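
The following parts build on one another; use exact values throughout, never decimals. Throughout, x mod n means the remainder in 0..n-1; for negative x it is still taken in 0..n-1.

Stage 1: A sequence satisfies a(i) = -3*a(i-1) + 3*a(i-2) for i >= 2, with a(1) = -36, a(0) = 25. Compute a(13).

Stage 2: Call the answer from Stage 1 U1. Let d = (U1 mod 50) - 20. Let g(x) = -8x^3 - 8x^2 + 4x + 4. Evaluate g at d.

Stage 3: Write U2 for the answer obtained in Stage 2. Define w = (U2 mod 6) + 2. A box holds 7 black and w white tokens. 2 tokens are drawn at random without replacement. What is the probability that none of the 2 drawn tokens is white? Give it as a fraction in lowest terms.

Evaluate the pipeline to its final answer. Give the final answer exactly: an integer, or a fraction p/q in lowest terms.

Stage 1: a(2) = -3*(-36) + 3*(25) = 183; iterating: a(2)=183, a(3)=-657, a(4)=2520, a(5)=-9531, a(6)=36153, a(7)=-137052, a(8)=519615, a(9)=-1970001, a(10)=7468848, a(11)=-28316547, a(12)=107356185, a(13)=-407018196; answer -407018196
Stage 2: U1 = -407018196; d = -16; -8*(-16)^3 - 8*(-16)^2 + 4*(-16)^1 + 4 = (32768) + (-2048) + (-64) + (4) = 30660; answer 30660
Stage 3: U2 = 30660; w = 2; total draws C(9,2) = 36; favorable C(7,2) = 21; P = 7/12; answer 7/12

7/12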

————————

**TASK DIRECTIONS**.
Through the line that contains "Stage 1: A sequence", copy the material above exactly, beginning at its first line and including nothing more.

**TASK RESULT**.
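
The following parts build on one another; use exact values throughout, never decimals. Throughout, x mod n means the remainder in 0..n-1; for negative x it is still taken in 0..n-1.

Stage 1: A sequence satisfies a(i) = -3*a(i-1) + 3*a(i-2) for i >= 2, with a(1) = -36, a(0) = 25. Compute a(13).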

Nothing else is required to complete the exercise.